Stored data
◇ ◇ ◇

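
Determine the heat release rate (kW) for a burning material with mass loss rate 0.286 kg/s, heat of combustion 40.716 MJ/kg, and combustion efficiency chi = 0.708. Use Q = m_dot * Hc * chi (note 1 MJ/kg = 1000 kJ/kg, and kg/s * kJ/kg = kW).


Hc = 40.716 MJ/kg = 40.716 * 1000 kJ/kg = 40716 kJ/kg
Q = 0.286 kg/s * 40716 kJ/kg * 0.708 = 8244.5 kW

8244.5 kW


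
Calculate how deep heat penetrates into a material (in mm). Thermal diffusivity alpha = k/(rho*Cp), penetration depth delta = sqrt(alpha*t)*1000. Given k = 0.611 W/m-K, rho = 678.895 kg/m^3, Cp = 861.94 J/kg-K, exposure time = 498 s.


alpha = 0.611 / (678.895 * 861.94) = 1.0441e-06 m^2/s
alpha * t = 0.00051999
delta = sqrt(0.00051999) * 1000 = 22.803 mm

22.803 mm


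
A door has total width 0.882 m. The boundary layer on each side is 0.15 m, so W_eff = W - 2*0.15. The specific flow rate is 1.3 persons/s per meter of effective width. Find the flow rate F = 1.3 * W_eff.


W_eff = 0.882 - 0.30 = 0.582 m
F = 1.3 * 0.582 = 0.75660 persons/s

0.75660 persons/s


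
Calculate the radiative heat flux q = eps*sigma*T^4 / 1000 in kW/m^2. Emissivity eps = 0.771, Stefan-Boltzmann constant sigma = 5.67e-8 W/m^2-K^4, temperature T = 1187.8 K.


T^4 = 1.9906e+12
q = 0.771 * 5.67e-8 * 1.9906e+12 / 1000 = 87.018 kW/m^2

87.018 kW/m^2


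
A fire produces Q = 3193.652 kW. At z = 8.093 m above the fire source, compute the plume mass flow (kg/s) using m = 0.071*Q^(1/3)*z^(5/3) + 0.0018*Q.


Q^(1/3) = 14.726
z^(5/3) = 32.622
First term = 0.071 * 14.726 * 32.622 = 34.109
Second term = 0.0018 * 3193.652 = 5.7486
m = 39.858 kg/s

39.858 kg/s


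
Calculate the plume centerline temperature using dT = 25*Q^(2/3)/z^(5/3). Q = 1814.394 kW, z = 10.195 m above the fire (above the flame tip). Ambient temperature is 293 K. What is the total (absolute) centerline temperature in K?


Q^(2/3) = 148.76
z^(5/3) = 47.934
dT = 25 * 148.76 / 47.934 = 77.586 K
T = 293 + 77.586 = 370.59 K

370.59 K


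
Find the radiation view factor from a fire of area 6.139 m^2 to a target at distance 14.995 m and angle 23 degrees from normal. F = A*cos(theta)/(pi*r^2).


cos(23 deg) = 0.92050
pi*r^2 = 706.39
F = 6.139 * 0.92050 / 706.39 = 0.0079998

0.0079998


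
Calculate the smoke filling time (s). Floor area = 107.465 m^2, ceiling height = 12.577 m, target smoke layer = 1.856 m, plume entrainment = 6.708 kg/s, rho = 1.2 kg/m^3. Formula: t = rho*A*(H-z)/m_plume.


H - z = 10.721 m
t = 1.2 * 107.465 * 10.721 / 6.708 = 206.11 s

206.11 s


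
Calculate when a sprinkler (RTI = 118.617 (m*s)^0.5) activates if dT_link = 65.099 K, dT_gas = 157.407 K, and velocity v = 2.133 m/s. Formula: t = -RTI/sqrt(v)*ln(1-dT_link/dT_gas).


dT_link/dT_gas = 0.41357
ln(1 - 0.41357) = -0.53370
t = -118.617 / sqrt(2.133) * -0.53370 = 43.346 s

43.346 s


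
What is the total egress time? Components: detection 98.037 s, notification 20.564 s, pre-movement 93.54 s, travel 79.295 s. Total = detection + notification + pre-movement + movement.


Total = 98.037 + 20.564 + 93.54 + 79.295 = 291.436 s

291.436 s


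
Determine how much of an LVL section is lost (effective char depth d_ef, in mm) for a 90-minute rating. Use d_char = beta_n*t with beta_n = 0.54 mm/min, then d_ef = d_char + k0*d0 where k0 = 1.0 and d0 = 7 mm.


d_char = 0.54 * 90 = 48.6 mm
d_ef = 48.6 + 1.0*7 = 55.6 mm

55.6 mm


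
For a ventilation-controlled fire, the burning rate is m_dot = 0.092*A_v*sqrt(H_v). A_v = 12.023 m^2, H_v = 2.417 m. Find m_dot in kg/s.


sqrt(H_v) = 1.5547
m_dot = 0.092 * 12.023 * 1.5547 = 1.7196 kg/s

1.7196 kg/s


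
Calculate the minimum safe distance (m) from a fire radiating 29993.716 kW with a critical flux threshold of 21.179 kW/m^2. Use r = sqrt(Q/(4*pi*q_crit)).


4*pi*q_crit = 266.14
Q/(4*pi*q_crit) = 112.70
r = sqrt(112.70) = 10.616 m

10.616 m


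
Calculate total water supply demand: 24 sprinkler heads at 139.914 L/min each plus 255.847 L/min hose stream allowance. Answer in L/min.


Sprinkler demand = 24 * 139.914 = 3357.936 L/min
Total = 3357.936 + 255.847 = 3613.783 L/min

3613.783 L/min


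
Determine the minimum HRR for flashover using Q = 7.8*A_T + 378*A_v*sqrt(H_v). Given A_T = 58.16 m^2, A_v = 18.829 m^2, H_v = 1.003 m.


7.8*A_T = 453.648
sqrt(H_v) = 1.0015
378*A_v*sqrt(H_v) = 7128.0
Q = 453.648 + 7128.0 = 7581.7 kW

7581.7 kW


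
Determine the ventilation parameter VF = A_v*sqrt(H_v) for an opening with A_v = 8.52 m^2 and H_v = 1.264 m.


sqrt(H_v) = 1.1243
VF = 8.52 * 1.1243 = 9.5788 m^(5/2)

9.5788 m^(5/2)


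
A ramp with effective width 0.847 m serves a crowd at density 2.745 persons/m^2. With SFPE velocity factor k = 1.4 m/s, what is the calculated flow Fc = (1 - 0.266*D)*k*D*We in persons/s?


1 - 0.266*D = 1 - 0.266*2.745 = 0.26983
Fs = 0.26983 * 1.4 * 2.745 = 1.0370 persons/(s*m)
Fc = 1.0370 * 0.847 = 0.87830 persons/s

0.87830 persons/s


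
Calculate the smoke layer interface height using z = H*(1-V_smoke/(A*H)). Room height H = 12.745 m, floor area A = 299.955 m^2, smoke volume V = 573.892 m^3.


V/(A*H) = 0.15012
1 - 0.15012 = 0.84988
z = 12.745 * 0.84988 = 10.832 m

10.832 m


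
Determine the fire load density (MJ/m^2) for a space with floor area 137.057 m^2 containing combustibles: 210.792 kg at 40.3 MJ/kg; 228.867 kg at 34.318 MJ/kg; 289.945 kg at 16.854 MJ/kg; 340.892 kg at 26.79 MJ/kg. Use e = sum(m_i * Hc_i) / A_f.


Total energy = 210.792*40.3 + 228.867*34.318 + 289.945*16.854 + 340.892*26.79
= 8494.918 + 7854.258 + 4886.733 + 9132.497
= 30368.41 MJ
e = 30368.41 / 137.057 = 221.58 MJ/m^2

221.58 MJ/m^2


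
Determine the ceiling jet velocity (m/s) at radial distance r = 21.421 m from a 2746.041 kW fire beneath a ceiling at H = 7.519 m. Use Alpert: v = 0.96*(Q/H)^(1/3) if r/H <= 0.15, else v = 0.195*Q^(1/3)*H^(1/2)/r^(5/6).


r/H = 21.421 / 7.519 = 2.8489
r/H > 0.15, so v = 0.195*Q^(1/3)*H^(1/2)/r^(5/6)
Q^(1/3) = 14.003
H^(1/2) = 2.7421
r^(5/6) = 12.854
v = 0.195 * 14.003 * 2.7421 / 12.854 = 0.58253 m/s

0.58253 m/s


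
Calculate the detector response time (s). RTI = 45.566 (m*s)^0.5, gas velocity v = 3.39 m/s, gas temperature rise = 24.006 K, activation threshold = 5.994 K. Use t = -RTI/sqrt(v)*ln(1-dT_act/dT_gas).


dT_act/dT_gas = 0.24969
ln(1 - 0.24969) = -0.28727
t = -45.566 / sqrt(3.39) * -0.28727 = 7.1093 s

7.1093 s


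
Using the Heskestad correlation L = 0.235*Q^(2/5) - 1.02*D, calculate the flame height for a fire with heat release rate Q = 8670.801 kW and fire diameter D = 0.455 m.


Q^(2/5) = 37.603
0.235 * Q^(2/5) = 8.8367
1.02 * D = 0.46410
L = 8.3726 m

8.3726 m


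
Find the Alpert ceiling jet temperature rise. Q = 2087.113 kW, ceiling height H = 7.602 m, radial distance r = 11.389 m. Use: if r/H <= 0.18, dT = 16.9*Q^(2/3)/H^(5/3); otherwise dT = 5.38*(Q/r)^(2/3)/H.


r/H = 11.389 / 7.602 = 1.4982
r/H > 0.18, so dT = 5.38*(Q/r)^(2/3)/H
Q/r = 183.26
(Q/r)^(2/3) = 32.263
dT = 5.38 * 32.263 / 7.602 = 22.833 K

22.833 K


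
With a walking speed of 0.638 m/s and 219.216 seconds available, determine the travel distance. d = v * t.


d = 0.638 * 219.216 = 139.86 m

139.86 m


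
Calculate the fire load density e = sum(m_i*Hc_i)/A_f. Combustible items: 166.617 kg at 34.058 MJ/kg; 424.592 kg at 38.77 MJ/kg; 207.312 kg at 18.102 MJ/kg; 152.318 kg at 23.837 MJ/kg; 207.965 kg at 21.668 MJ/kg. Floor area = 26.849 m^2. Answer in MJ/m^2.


Total energy = 166.617*34.058 + 424.592*38.77 + 207.312*18.102 + 152.318*23.837 + 207.965*21.668
= 5674.642 + 16461.43 + 3752.762 + 3630.804 + 4506.186
= 34025.83 MJ
e = 34025.83 / 26.849 = 1267.3 MJ/m^2

1267.3 MJ/m^2


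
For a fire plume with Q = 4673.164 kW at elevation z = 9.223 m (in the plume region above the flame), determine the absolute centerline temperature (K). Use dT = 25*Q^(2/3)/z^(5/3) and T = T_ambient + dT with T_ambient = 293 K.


Q^(2/3) = 279.52
z^(5/3) = 40.562
dT = 25 * 279.52 / 40.562 = 172.28 K
T = 293 + 172.28 = 465.28 K

465.28 K


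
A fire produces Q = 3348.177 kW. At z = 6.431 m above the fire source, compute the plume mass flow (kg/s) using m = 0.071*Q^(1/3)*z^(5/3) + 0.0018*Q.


Q^(1/3) = 14.960
z^(5/3) = 22.240
First term = 0.071 * 14.960 * 22.240 = 23.622
Second term = 0.0018 * 3348.177 = 6.0267
m = 29.649 kg/s

29.649 kg/s


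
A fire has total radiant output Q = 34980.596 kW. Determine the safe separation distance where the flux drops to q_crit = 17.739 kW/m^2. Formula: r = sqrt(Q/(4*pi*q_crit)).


4*pi*q_crit = 222.91
Q/(4*pi*q_crit) = 156.92
r = sqrt(156.92) = 12.527 m

12.527 m


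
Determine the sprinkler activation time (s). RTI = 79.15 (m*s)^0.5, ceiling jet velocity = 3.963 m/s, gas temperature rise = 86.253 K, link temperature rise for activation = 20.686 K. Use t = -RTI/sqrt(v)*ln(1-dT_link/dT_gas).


dT_link/dT_gas = 0.23983
ln(1 - 0.23983) = -0.27421
t = -79.15 / sqrt(3.963) * -0.27421 = 10.902 s

10.902 s


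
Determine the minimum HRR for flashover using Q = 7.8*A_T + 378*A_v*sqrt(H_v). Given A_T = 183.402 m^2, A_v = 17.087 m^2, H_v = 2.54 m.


7.8*A_T = 1430.5
sqrt(H_v) = 1.5937
378*A_v*sqrt(H_v) = 10294
Q = 1430.5 + 10294 = 11724 kW

11724 kW


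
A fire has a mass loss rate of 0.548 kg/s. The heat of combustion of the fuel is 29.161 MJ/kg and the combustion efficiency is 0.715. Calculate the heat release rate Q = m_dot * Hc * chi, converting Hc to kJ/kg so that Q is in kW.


Hc = 29.161 MJ/kg = 29.161 * 1000 kJ/kg = 29161 kJ/kg
Q = 0.548 kg/s * 29161 kJ/kg * 0.715 = 11426 kW

11426 kW


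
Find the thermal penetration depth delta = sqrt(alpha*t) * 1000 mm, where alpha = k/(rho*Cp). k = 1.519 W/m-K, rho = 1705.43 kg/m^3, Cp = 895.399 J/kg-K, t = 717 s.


alpha = 1.519 / (1705.43 * 895.399) = 9.9473e-07 m^2/s
alpha * t = 0.00071322
delta = sqrt(0.00071322) * 1000 = 26.706 mm

26.706 mm


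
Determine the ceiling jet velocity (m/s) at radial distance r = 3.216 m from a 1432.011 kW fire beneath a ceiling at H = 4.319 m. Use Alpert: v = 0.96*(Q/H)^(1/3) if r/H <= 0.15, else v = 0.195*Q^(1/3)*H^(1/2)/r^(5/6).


r/H = 3.216 / 4.319 = 0.74462
r/H > 0.15, so v = 0.195*Q^(1/3)*H^(1/2)/r^(5/6)
Q^(1/3) = 11.272
H^(1/2) = 2.0782
r^(5/6) = 2.6471
v = 0.195 * 11.272 * 2.0782 / 2.6471 = 1.7256 m/s

1.7256 m/s


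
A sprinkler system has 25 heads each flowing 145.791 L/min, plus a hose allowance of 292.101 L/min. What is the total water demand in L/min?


Sprinkler demand = 25 * 145.791 = 3644.775 L/min
Total = 3644.775 + 292.101 = 3936.876 L/min

3936.876 L/min


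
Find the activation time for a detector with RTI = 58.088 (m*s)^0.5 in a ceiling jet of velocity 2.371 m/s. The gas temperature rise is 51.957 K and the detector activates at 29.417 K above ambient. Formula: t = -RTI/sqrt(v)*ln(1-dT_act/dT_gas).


dT_act/dT_gas = 0.56618
ln(1 - 0.56618) = -0.83512
t = -58.088 / sqrt(2.371) * -0.83512 = 31.504 s

31.504 s


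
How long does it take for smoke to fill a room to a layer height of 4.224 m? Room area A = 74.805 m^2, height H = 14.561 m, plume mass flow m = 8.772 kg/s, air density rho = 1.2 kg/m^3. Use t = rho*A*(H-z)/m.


H - z = 10.337 m
t = 1.2 * 74.805 * 10.337 / 8.772 = 105.78 s

105.78 s


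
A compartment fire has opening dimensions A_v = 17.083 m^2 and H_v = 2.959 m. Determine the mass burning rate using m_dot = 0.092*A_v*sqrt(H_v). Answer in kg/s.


sqrt(H_v) = 1.7202
m_dot = 0.092 * 17.083 * 1.7202 = 2.7035 kg/s

2.7035 kg/s


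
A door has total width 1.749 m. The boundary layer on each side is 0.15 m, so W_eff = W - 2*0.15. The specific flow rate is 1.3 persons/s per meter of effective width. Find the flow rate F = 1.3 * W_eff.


W_eff = 1.749 - 0.30 = 1.449 m
F = 1.3 * 1.449 = 1.8837 persons/s

1.8837 persons/s


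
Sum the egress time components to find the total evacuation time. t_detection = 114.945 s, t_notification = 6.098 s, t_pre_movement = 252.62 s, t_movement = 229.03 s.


Total = 114.945 + 6.098 + 252.62 + 229.03 = 602.693 s

602.693 s


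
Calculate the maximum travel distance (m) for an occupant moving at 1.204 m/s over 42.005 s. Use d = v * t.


d = 1.204 * 42.005 = 50.574 m

50.574 m


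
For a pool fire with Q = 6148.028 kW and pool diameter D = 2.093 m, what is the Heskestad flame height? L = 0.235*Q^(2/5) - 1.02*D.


Q^(2/5) = 32.771
0.235 * Q^(2/5) = 7.7013
1.02 * D = 2.1349
L = 5.5664 m

5.5664 m


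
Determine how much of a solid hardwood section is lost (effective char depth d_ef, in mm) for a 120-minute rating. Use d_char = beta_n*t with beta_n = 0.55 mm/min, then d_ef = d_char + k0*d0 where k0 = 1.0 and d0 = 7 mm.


d_char = 0.55 * 120 = 66 mm
d_ef = 66 + 1.0*7 = 73 mm

73 mm


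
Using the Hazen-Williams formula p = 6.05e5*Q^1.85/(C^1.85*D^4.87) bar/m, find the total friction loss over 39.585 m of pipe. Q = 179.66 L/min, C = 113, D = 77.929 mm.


Q^1.85 = 14816
C^1.85 = 6283.4
D^4.87 = 1.6315e+09
p/m = 0.00087442 bar/m
p_total = 0.00087442 * 39.585 = 0.034614 bar

0.034614 bar


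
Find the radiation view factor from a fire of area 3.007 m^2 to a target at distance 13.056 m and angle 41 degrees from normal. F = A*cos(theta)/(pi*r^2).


cos(41 deg) = 0.75471
pi*r^2 = 535.51
F = 3.007 * 0.75471 / 535.51 = 0.0042378

0.0042378


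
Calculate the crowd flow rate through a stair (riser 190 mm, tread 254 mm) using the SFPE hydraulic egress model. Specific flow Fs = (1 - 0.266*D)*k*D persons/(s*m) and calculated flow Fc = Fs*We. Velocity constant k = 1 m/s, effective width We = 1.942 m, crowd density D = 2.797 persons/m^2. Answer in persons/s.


1 - 0.266*D = 1 - 0.266*2.797 = 0.25600
Fs = 0.25600 * 1 * 2.797 = 0.71603 persons/(s*m)
Fc = 0.71603 * 1.942 = 1.3905 persons/s

1.3905 persons/s


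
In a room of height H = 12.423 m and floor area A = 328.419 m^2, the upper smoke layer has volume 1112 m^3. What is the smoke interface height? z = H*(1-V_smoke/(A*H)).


V/(A*H) = 0.27255
1 - 0.27255 = 0.72745
z = 12.423 * 0.72745 = 9.0371 m

9.0371 m


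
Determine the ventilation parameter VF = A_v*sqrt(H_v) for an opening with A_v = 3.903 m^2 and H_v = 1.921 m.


sqrt(H_v) = 1.3860
VF = 3.903 * 1.3860 = 5.4096 m^(5/2)

5.4096 m^(5/2)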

◇ ◇ ◇

* _What the exercise asks_
Reproduce exactly the lines from the one containing "H_v = 1.921 m." through the last line of the records, both included, and nothing else.

* _Reply to the task_
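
Determine the ventilation parameter VF = A_v*sqrt(H_v) for an opening with A_v = 3.903 m^2 and H_v = 1.921 m.


sqrt(H_v) = 1.3860
VF = 3.903 * 1.3860 = 5.4096 m^(5/2)

5.4096 m^(5/2)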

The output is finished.